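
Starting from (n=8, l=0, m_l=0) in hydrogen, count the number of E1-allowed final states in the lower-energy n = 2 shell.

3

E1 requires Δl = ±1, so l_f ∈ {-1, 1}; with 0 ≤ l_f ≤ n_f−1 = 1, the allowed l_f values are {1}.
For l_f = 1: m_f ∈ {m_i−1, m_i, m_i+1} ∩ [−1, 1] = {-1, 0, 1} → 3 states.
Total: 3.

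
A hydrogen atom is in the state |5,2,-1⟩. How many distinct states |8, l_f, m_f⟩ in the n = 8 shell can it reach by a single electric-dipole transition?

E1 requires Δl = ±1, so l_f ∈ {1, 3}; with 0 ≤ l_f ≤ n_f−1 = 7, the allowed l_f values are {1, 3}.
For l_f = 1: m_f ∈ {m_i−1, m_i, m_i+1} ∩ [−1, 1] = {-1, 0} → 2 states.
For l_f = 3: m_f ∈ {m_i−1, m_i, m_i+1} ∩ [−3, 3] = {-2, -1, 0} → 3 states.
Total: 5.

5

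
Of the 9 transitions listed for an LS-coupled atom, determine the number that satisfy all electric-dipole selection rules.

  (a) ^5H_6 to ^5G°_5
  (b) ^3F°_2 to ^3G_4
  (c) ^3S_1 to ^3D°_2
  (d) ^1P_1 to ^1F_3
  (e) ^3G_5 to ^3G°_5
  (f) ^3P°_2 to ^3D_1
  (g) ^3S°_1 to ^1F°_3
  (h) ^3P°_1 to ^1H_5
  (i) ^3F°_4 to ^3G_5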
--
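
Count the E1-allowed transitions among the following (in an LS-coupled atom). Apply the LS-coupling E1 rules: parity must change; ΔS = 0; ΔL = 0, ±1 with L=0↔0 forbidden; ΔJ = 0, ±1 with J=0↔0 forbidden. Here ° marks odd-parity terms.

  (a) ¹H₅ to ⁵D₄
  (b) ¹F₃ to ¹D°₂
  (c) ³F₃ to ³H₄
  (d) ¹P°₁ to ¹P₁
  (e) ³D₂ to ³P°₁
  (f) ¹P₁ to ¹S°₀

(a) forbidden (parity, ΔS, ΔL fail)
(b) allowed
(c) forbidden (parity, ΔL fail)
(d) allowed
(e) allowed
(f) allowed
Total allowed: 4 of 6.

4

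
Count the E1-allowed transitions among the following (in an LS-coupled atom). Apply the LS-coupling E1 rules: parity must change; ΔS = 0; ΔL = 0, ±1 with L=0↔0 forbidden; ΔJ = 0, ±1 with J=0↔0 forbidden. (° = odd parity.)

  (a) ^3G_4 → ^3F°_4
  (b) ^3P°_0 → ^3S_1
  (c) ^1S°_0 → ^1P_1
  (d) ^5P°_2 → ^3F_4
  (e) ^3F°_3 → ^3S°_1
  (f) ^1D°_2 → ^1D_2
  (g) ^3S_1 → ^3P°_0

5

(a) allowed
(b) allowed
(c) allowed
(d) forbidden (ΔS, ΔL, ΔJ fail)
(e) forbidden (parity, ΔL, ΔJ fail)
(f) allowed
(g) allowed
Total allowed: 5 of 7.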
---
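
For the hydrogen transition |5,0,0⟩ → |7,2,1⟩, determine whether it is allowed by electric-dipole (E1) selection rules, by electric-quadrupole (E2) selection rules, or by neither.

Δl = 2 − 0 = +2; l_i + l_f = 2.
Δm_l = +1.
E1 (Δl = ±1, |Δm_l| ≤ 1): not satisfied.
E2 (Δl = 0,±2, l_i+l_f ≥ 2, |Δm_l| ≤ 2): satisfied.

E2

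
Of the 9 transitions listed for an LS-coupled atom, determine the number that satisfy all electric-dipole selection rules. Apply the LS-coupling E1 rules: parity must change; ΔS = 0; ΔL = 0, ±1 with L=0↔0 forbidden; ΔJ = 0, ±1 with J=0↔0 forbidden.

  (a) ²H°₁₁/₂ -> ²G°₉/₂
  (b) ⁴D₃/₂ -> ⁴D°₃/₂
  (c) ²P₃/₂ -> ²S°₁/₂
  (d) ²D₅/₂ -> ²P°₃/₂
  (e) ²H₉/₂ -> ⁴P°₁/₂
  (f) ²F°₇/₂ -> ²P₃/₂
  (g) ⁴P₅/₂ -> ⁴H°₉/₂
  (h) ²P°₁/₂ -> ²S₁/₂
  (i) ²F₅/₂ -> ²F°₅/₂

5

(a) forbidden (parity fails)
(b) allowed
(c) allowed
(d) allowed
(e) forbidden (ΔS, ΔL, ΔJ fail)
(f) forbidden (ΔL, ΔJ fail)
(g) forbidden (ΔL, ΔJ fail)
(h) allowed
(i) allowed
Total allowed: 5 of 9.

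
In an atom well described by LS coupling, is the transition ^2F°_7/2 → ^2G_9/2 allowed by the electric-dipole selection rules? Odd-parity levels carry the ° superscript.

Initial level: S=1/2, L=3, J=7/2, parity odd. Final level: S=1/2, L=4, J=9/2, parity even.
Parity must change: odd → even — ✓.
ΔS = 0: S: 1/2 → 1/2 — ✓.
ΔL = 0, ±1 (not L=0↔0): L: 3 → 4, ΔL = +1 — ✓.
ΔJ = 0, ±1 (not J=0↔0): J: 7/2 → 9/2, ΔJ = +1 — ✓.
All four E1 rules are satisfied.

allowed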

▸ ABOUT THIS TASK
Return only the lines of the records in which the string "satisfy" appears.

▸ RESPONSE
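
Of the 9 transitions listed for an LS-coupled atom, determine the number that satisfy all electric-dipole selection rules.
Of the 9 transitions listed for an LS-coupled atom, determine the number that satisfy all electric-dipole selection rules. Apply the LS-coupling E1 rules: parity must change; ΔS = 0; ΔL = 0, ±1 with L=0↔0 forbidden; ΔJ = 0, ±1 with J=0↔0 forbidden.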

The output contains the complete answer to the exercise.